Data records
--- START ---

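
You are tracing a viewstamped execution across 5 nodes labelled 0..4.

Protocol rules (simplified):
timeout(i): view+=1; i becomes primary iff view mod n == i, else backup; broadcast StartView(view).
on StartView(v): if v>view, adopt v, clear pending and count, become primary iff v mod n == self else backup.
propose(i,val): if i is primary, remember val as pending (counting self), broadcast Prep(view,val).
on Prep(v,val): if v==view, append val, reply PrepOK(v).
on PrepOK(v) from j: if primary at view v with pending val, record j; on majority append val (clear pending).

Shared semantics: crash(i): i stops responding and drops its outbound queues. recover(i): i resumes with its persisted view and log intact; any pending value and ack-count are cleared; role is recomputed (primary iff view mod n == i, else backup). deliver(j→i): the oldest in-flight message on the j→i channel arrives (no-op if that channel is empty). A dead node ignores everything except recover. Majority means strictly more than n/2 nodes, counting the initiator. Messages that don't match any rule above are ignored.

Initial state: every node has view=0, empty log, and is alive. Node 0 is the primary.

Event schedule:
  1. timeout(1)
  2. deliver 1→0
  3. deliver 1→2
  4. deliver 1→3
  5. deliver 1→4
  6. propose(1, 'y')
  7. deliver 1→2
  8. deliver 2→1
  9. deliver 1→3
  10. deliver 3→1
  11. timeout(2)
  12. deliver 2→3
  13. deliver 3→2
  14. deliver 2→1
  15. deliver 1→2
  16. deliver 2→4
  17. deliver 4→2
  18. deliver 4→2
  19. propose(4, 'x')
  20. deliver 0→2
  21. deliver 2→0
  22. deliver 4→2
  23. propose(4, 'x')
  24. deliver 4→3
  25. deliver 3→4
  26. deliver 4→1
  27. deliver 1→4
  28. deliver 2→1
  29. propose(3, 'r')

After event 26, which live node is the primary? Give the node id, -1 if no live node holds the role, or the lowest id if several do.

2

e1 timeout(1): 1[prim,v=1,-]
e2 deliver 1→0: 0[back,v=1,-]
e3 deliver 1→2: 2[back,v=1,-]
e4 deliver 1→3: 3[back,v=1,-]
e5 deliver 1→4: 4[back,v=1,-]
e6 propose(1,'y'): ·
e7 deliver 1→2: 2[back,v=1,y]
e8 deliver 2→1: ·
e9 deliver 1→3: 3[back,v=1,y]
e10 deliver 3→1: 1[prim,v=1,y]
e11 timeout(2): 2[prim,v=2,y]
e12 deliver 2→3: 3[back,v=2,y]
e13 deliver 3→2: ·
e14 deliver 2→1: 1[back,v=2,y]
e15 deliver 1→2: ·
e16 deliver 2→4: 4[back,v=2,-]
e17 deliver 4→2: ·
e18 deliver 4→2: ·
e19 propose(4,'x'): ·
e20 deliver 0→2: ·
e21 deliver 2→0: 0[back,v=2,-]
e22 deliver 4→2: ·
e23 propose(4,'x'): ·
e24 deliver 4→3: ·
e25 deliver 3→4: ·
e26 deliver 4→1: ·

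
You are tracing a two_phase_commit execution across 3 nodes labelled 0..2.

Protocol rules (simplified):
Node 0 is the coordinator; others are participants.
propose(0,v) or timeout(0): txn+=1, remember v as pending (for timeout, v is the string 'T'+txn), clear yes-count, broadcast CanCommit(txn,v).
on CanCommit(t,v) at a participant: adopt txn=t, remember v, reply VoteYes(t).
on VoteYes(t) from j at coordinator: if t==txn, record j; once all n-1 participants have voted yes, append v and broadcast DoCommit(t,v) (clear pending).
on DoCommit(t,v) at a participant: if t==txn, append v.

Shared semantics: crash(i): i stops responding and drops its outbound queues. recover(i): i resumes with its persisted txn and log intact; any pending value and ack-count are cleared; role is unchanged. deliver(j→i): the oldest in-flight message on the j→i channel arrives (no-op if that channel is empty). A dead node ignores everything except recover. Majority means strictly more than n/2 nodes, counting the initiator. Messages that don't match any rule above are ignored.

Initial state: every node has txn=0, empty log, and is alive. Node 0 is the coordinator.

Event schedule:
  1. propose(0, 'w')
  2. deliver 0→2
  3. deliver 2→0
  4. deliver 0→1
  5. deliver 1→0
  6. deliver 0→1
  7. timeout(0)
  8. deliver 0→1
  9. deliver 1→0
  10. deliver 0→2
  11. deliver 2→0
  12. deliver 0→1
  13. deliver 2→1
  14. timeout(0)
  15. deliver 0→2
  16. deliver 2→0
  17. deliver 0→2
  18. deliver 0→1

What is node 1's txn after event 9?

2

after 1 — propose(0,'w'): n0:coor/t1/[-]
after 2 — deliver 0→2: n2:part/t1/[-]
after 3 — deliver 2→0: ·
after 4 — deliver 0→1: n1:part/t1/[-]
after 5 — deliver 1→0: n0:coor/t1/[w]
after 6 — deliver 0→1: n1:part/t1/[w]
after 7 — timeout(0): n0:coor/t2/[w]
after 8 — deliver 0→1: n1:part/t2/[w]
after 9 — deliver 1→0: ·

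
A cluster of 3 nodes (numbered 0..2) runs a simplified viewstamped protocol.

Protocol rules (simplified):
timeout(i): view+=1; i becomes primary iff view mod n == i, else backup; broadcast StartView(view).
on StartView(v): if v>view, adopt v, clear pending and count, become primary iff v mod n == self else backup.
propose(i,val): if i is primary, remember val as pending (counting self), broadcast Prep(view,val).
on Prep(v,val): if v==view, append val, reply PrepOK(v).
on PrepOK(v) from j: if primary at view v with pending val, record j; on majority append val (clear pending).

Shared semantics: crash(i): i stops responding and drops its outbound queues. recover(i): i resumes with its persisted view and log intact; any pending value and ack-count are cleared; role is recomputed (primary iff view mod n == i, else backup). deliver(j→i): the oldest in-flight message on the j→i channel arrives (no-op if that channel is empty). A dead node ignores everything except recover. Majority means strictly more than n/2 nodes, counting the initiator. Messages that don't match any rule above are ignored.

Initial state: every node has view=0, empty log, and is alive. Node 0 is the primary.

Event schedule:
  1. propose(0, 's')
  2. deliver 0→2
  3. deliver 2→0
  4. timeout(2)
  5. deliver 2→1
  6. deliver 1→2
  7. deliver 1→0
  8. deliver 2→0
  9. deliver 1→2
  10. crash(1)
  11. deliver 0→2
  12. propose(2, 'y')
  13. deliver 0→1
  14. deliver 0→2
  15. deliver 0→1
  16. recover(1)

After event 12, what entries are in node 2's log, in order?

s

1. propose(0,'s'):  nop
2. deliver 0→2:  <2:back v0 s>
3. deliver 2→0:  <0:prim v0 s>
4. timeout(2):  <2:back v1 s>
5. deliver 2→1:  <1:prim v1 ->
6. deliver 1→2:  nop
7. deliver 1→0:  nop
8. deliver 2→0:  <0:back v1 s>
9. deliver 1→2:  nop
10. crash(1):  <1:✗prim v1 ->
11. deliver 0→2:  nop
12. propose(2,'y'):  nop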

--- END ---
--- START ---

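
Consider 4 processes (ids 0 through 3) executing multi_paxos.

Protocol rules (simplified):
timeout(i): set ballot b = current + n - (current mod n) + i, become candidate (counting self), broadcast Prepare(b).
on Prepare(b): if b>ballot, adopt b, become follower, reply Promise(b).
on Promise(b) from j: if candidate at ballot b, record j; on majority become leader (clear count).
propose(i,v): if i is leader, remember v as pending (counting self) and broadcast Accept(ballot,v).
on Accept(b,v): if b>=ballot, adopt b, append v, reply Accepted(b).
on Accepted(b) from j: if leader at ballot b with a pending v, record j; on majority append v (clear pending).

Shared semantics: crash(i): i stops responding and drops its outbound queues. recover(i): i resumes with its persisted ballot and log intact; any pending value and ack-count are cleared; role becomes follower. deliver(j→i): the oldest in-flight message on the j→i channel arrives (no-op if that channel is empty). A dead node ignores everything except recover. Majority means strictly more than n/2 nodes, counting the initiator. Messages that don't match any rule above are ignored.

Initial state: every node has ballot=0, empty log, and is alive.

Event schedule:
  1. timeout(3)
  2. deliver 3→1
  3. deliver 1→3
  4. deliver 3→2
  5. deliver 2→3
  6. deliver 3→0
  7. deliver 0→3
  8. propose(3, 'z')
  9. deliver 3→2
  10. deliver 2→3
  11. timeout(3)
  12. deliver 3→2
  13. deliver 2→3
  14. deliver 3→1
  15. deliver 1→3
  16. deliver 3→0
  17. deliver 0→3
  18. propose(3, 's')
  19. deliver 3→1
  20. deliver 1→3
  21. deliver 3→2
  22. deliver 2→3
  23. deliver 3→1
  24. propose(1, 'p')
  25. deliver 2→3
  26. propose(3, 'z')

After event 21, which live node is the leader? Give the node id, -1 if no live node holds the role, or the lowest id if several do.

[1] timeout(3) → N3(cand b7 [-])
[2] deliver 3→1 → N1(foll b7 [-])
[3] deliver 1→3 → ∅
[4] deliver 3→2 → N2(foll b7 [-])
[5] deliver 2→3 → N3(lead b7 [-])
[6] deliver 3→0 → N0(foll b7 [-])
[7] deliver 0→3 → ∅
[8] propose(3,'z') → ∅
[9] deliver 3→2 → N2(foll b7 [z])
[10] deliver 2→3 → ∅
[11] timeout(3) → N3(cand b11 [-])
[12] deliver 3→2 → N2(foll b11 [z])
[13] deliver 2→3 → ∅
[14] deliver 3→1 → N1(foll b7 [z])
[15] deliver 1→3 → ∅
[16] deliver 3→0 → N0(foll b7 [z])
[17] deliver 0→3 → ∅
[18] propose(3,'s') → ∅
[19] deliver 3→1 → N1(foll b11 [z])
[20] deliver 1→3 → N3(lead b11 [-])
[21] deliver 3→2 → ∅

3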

--- END ---
--- START ---

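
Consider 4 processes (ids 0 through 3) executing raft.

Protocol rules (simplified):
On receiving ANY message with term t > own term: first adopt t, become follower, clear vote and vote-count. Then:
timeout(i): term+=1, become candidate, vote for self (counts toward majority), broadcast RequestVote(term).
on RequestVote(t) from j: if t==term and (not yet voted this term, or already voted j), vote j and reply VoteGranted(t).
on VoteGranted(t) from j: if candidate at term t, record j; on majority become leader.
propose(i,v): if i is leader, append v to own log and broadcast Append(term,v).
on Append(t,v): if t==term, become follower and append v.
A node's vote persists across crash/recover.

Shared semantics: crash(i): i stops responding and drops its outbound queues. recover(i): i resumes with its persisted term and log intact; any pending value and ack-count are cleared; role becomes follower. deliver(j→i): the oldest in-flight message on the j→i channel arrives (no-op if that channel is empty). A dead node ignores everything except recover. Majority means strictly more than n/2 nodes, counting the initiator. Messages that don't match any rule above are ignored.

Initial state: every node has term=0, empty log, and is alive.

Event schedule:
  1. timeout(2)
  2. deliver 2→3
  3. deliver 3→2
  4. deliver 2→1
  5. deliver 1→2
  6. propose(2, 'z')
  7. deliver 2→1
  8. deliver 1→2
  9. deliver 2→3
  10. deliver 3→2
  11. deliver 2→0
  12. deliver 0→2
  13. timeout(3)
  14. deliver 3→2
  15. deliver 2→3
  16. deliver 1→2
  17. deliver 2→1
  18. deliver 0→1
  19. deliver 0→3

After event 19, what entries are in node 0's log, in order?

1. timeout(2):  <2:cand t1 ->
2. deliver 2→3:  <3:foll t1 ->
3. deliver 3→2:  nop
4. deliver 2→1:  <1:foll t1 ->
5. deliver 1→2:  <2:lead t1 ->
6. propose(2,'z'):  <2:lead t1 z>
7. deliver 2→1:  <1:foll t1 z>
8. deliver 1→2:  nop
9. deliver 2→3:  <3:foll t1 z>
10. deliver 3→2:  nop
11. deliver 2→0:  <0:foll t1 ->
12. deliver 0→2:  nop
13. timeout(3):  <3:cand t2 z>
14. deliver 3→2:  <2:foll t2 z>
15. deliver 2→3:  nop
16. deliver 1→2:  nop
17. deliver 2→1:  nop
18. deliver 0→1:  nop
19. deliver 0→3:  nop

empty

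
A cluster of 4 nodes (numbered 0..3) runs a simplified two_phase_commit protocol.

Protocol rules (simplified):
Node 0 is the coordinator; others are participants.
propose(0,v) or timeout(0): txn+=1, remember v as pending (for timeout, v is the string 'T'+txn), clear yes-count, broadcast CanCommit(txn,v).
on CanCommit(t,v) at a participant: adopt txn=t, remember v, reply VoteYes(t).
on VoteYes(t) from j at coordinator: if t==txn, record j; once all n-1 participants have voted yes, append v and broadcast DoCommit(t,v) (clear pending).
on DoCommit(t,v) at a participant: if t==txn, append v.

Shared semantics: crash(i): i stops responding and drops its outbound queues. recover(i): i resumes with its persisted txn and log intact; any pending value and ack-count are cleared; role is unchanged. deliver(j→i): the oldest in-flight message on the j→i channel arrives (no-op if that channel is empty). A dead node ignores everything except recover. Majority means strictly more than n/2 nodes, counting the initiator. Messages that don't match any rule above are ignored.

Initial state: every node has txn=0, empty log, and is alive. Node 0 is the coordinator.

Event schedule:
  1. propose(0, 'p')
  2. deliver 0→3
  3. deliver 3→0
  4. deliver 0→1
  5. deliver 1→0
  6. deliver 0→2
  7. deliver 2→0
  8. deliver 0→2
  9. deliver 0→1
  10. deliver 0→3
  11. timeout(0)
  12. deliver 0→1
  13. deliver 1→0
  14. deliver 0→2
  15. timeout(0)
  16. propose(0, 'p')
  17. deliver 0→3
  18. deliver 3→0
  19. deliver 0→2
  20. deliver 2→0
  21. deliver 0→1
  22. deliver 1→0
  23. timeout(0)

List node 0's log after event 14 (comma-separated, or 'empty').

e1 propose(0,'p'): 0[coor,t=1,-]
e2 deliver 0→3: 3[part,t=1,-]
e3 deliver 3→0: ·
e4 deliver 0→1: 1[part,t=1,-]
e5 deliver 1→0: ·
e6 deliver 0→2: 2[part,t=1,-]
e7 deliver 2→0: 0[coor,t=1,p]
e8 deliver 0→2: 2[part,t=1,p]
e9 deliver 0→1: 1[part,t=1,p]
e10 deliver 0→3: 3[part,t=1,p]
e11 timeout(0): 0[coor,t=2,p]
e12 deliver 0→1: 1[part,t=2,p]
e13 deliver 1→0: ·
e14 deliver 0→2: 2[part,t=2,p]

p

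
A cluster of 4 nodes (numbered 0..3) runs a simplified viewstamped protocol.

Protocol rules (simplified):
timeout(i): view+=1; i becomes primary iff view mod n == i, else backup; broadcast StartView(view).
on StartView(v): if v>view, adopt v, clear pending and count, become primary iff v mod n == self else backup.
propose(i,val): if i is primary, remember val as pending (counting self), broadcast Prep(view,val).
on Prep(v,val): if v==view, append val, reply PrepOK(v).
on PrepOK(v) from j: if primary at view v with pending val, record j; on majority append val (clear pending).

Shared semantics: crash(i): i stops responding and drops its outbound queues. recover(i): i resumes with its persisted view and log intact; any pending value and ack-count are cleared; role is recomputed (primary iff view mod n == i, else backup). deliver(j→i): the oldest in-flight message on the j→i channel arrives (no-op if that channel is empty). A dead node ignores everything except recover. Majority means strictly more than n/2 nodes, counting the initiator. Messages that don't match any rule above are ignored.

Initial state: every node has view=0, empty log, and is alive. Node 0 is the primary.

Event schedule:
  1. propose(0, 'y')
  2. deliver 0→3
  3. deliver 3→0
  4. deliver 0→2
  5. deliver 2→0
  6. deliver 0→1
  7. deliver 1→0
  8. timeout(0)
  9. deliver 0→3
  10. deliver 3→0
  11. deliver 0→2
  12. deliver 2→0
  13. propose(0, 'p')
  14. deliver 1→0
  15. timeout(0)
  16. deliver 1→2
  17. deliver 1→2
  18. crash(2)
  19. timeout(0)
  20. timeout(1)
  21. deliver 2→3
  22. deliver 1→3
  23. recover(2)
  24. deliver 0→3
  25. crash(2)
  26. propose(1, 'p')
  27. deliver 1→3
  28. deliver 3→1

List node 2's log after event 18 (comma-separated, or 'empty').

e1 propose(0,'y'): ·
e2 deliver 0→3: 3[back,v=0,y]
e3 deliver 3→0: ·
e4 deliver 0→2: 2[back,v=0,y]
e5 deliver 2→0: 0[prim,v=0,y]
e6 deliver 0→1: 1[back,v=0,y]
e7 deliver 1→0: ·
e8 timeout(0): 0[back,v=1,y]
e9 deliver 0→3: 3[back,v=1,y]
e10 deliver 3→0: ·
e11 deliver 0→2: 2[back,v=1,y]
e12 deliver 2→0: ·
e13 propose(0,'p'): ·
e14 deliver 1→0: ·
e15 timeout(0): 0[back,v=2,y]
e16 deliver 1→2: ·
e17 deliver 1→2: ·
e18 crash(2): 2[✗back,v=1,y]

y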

--- END ---

Retype only the lines above between the line with "You are tracing a viewstamped" and the line with "25. deliver 3→4", counting those two lines as well, and keep every character as it is.

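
You are tracing a viewstamped execution across 5 nodes labelled 0..4.

Protocol rules (simplified):
timeout(i): view+=1; i becomes primary iff view mod n == i, else backup; broadcast StartView(view).
on StartView(v): if v>view, adopt v, clear pending and count, become primary iff v mod n == self else backup.
propose(i,val): if i is primary, remember val as pending (counting self), broadcast Prep(view,val).
on Prep(v,val): if v==view, append val, reply PrepOK(v).
on PrepOK(v) from j: if primary at view v with pending val, record j; on majority append val (clear pending).

Shared semantics: crash(i): i stops responding and drops its outbound queues. recover(i): i resumes with its persisted view and log intact; any pending value and ack-count are cleared; role is recomputed (primary iff view mod n == i, else backup). deliver(j→i): the oldest in-flight message on the j→i channel arrives (no-op if that channel is empty). A dead node ignores everything except recover. Majority means strictly more than n/2 nodes, counting the initiator. Messages that don't match any rule above are ignored.

Initial state: every node has view=0, empty log, and is alive. Node 0 is the primary.

Event schedule:
  1. timeout(1)
  2. deliver 1→0
  3. deliver 1→2
  4. deliver 1→3
  5. deliver 1→4
  6. propose(1, 'y')
  7. deliver 1→2
  8. deliver 2→1
  9. deliver 1→3
  10. deliver 3→1
  11. timeout(2)
  12. deliver 2→3
  13. deliver 3→2
  14. deliver 2→1
  15. deliver 1→2
  16. deliver 2→4
  17. deliver 4→2
  18. deliver 4→2
  19. propose(4, 'x')
  20. deliver 0→2
  21. deliver 2→0
  22. deliver 4→2
  23. propose(4, 'x')
  24. deliver 4→3
  25. deliver 3→4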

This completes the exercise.